#### EXCERPTED DATA ####

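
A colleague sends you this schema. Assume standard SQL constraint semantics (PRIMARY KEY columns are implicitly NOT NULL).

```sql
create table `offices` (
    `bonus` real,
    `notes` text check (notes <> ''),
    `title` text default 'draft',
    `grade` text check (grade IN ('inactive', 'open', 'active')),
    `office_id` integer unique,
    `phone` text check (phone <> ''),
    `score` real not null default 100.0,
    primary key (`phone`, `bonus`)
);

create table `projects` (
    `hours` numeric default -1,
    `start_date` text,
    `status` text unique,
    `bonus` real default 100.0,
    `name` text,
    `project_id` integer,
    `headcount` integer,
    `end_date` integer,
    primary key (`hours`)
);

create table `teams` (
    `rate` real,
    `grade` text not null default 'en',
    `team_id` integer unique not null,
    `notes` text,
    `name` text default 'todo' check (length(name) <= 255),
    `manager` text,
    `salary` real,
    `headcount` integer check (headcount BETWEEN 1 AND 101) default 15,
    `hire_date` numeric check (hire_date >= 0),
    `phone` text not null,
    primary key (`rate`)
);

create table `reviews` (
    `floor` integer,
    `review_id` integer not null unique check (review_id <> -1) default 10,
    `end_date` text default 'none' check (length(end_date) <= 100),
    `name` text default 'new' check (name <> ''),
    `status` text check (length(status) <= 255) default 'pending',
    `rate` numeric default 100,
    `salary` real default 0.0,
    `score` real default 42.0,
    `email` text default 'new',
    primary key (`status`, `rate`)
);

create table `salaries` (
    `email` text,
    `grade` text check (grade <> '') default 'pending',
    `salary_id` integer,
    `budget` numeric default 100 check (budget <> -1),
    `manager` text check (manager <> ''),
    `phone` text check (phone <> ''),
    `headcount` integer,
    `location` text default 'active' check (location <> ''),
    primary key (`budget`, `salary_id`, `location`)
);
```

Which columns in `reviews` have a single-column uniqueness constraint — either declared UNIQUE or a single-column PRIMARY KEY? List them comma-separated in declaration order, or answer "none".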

####

WORK ORDER ->
Report back every line of the entries in which "grade" occurs.

ANSWER SECTION ->
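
    `grade` text check (grade IN ('inactive', 'open', 'active')),
    `grade` text not null default 'en',
    `grade` text check (grade <> '') default 'pending',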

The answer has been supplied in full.